■ TASK INSTRUCTIONS:
Read the records below and report each line in which "last" occurs.

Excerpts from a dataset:
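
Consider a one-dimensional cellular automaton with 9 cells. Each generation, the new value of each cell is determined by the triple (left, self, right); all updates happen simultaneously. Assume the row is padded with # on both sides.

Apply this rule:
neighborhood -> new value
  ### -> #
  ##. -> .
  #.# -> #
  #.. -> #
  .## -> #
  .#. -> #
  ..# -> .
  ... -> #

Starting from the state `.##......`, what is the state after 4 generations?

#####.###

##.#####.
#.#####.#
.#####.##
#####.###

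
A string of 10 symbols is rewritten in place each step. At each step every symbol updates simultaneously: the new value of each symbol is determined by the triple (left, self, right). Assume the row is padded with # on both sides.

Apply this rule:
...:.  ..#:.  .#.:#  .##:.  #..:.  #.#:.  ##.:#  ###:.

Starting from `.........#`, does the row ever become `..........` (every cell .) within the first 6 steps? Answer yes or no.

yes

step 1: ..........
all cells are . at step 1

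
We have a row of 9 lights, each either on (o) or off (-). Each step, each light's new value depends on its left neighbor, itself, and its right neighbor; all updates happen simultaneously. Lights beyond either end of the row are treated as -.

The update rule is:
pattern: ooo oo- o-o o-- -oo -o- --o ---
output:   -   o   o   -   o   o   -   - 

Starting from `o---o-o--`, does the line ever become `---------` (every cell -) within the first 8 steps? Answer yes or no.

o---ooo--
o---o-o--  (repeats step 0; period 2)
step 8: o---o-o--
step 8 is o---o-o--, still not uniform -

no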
...
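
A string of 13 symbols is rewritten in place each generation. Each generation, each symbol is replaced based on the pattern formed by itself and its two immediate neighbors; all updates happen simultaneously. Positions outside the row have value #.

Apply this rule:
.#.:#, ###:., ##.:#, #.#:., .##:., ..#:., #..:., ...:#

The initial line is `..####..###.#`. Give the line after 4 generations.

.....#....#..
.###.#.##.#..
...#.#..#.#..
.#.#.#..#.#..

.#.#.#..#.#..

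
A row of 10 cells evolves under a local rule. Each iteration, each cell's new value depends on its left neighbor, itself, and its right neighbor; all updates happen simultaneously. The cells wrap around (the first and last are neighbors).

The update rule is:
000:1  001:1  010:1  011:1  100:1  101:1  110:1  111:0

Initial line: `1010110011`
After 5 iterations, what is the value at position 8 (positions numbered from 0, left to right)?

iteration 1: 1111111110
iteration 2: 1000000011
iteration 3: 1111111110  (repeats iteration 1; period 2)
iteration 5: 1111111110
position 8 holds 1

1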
---
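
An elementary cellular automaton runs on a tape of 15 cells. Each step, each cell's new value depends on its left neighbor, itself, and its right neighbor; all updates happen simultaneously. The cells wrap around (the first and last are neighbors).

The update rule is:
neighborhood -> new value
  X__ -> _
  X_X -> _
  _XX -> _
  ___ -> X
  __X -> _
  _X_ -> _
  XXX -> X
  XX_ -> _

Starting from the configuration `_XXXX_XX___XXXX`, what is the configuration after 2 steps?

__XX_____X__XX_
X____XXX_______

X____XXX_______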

■ RESPONSE AREA:
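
A row of 10 cells evolves under a local rule. Each iteration, each cell's new value depends on its left neighbor, itself, and its right neighbor; all updates happen simultaneously. The cells wrap around (the first and last are neighbors).
An elementary cellular automaton runs on a tape of 15 cells. Each step, each cell's new value depends on its left neighbor, itself, and its right neighbor; all updates happen simultaneously. The cells wrap around (the first and last are neighbors).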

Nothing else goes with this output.